──────── Supplied data

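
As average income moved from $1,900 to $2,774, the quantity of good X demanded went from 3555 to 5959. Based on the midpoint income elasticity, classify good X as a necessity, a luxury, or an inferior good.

luxury

%ΔQ = (5959 − 3555)/[(3555+5959)/2] = 2404/4757 ≈ 0.5054.
%ΔI = (2,774 − 1,900)/[(1,900+2,774)/2] = 874/2337 ≈ 0.3740.
E_I = %ΔQ/%ΔI ≈ 1.351.
E_I > 1: normal good (luxury).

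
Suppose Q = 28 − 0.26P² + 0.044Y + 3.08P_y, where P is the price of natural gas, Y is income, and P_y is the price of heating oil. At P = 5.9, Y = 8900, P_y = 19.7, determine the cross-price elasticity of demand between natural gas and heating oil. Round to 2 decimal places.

Q = 28 − 0.26(5.9)² + 0.044(8900) + 3.08(19.7) = 28 − 9.0506 + 391.6 + 60.676 = 471.2254.
∂Q/∂P_y = +3.08, so E_xy = 3.08·(19.7/471.2254) ≈ 0.13.
E_xy > 0: the goods are substitutes.

0.13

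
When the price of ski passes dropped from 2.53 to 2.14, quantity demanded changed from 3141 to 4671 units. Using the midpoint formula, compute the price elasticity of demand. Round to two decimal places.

%ΔQ = (4671 − 3141)/[(3141 + 4671)/2] = 1530/3906 ≈ 0.3917.
%ΔP = (2.14 − 2.53)/[(2.53 + 2.14)/2] = -0.39/2.335 ≈ -0.1670.
Arc elasticity E = %ΔQ/%ΔP ≈ 0.3917/-0.1670 ≈ -2.35.
|E| > 1: demand is elastic over this range.

-2.35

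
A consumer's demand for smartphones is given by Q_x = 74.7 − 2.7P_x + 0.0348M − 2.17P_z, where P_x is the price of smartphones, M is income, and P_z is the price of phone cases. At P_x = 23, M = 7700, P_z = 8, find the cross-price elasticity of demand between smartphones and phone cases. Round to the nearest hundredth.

Q_x = 74.7 − 2.7(23) + 0.0348(7700) − 2.17(8) = 74.7 − 62.1 + 267.96 − 17.36 = 263.2.
∂Q_x/∂P_z = −2.17, so E_xy = -2.17·(8/263.2) ≈ -0.07.
E_xy < 0: the goods are complements.

-0.07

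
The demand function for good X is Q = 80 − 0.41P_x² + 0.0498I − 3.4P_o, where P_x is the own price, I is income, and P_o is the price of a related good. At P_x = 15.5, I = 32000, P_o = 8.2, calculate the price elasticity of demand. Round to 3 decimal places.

First evaluate Q: 80 − 0.41(15.5)² + 0.0498(32000) − 3.4(8.2) = 80 − 98.5025 + 1593.6 − 27.88 = 1547.2175.
∂Q/∂P_x = −2·0.41·P_x = -12.71, so E_p = -12.71·(15.5/1547.2175) ≈ -0.127.
|E_p| < 1: demand is inelastic.

-0.127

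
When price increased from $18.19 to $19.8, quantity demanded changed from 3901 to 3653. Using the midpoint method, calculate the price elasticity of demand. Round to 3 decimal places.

-0.775

%ΔQ = (3653 − 3901)/[(3901 + 3653)/2] = -248/3777 ≈ -0.0657.
%ΔP = (19.8 − 18.19)/[(18.19 + 19.8)/2] = 1.61/18.995 ≈ 0.0848.
Arc elasticity E = %ΔQ/%ΔP ≈ -0.0657/0.0848 ≈ -0.775.
|E| < 1: demand is inelastic over this range.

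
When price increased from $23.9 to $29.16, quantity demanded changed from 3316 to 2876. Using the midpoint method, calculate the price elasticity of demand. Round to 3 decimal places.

-0.717

%Δq = (2876 − 3316)/[(3316 + 2876)/2] = -440/3096 ≈ -0.1421.
%Δp = (29.16 − 23.9)/[(23.9 + 29.16)/2] = 5.26/26.53 ≈ 0.1983.
Arc elasticity E = %Δq/%Δp ≈ -0.1421/0.1983 ≈ -0.717.
|E| < 1: demand is inelastic over this range.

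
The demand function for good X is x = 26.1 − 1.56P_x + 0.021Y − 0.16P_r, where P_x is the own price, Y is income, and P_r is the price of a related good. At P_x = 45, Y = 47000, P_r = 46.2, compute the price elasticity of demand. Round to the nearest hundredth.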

────────────────

→ **Task statement**
After the last line, print all the entries once again, unchanged.

→ **Your response**
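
As average income moved from $1,900 to $2,774, the quantity of good X demanded went from 3555 to 5959. Based on the midpoint income elasticity, classify good X as a necessity, a luxury, or an inferior good.

luxury

%ΔQ = (5959 − 3555)/[(3555+5959)/2] = 2404/4757 ≈ 0.5054.
%ΔI = (2,774 − 1,900)/[(1,900+2,774)/2] = 874/2337 ≈ 0.3740.
E_I = %ΔQ/%ΔI ≈ 1.351.
E_I > 1: normal good (luxury).

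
Suppose Q = 28 − 0.26P² + 0.044Y + 3.08P_y, where P is the price of natural gas, Y is income, and P_y is the price of heating oil. At P = 5.9, Y = 8900, P_y = 19.7, determine the cross-price elasticity of demand between natural gas and heating oil. Round to 2 decimal places.

Q = 28 − 0.26(5.9)² + 0.044(8900) + 3.08(19.7) = 28 − 9.0506 + 391.6 + 60.676 = 471.2254.
∂Q/∂P_y = +3.08, so E_xy = 3.08·(19.7/471.2254) ≈ 0.13.
E_xy > 0: the goods are substitutes.

0.13

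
When the price of ski passes dropped from 2.53 to 2.14, quantity demanded changed from 3141 to 4671 units. Using the midpoint formula, compute the price elasticity of demand. Round to two decimal places.

%ΔQ = (4671 − 3141)/[(3141 + 4671)/2] = 1530/3906 ≈ 0.3917.
%ΔP = (2.14 − 2.53)/[(2.53 + 2.14)/2] = -0.39/2.335 ≈ -0.1670.
Arc elasticity E = %ΔQ/%ΔP ≈ 0.3917/-0.1670 ≈ -2.35.
|E| > 1: demand is elastic over this range.

-2.35

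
A consumer's demand for smartphones is given by Q_x = 74.7 − 2.7P_x + 0.0348M − 2.17P_z, where P_x is the price of smartphones, M is income, and P_z is the price of phone cases. At P_x = 23, M = 7700, P_z = 8, find the cross-price elasticity of demand between smartphones and phone cases. Round to the nearest hundredth.

Q_x = 74.7 − 2.7(23) + 0.0348(7700) − 2.17(8) = 74.7 − 62.1 + 267.96 − 17.36 = 263.2.
∂Q_x/∂P_z = −2.17, so E_xy = -2.17·(8/263.2) ≈ -0.07.
E_xy < 0: the goods are complements.

-0.07

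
The demand function for good X is Q = 80 − 0.41P_x² + 0.0498I − 3.4P_o, where P_x is the own price, I is income, and P_o is the price of a related good. At P_x = 15.5, I = 32000, P_o = 8.2, calculate the price elasticity of demand. Round to 3 decimal places.

First evaluate Q: 80 − 0.41(15.5)² + 0.0498(32000) − 3.4(8.2) = 80 − 98.5025 + 1593.6 − 27.88 = 1547.2175.
∂Q/∂P_x = −2·0.41·P_x = -12.71, so E_p = -12.71·(15.5/1547.2175) ≈ -0.127.
|E_p| < 1: demand is inelastic.

-0.127

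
When price increased from $18.19 to $19.8, quantity demanded changed from 3901 to 3653. Using the midpoint method, calculate the price elasticity of demand. Round to 3 decimal places.

-0.775

%ΔQ = (3653 − 3901)/[(3901 + 3653)/2] = -248/3777 ≈ -0.0657.
%ΔP = (19.8 − 18.19)/[(18.19 + 19.8)/2] = 1.61/18.995 ≈ 0.0848.
Arc elasticity E = %ΔQ/%ΔP ≈ -0.0657/0.0848 ≈ -0.775.
|E| < 1: demand is inelastic over this range.

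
When price increased from $23.9 to $29.16, quantity demanded changed from 3316 to 2876. Using the midpoint method, calculate the price elasticity of demand. Round to 3 decimal places.

-0.717

%Δq = (2876 − 3316)/[(3316 + 2876)/2] = -440/3096 ≈ -0.1421.
%Δp = (29.16 − 23.9)/[(23.9 + 29.16)/2] = 5.26/26.53 ≈ 0.1983.
Arc elasticity E = %Δq/%Δp ≈ -0.1421/0.1983 ≈ -0.717.
|E| < 1: demand is inelastic over this range.

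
The demand function for good X is x = 26.1 − 1.56P_x + 0.021Y − 0.16P_r, where P_x is the own price, Y is income, and P_r is the price of a related good. At P_x = 45, Y = 47000, P_r = 46.2, compute the price elasticity of demand. Round to the nearest hundredth.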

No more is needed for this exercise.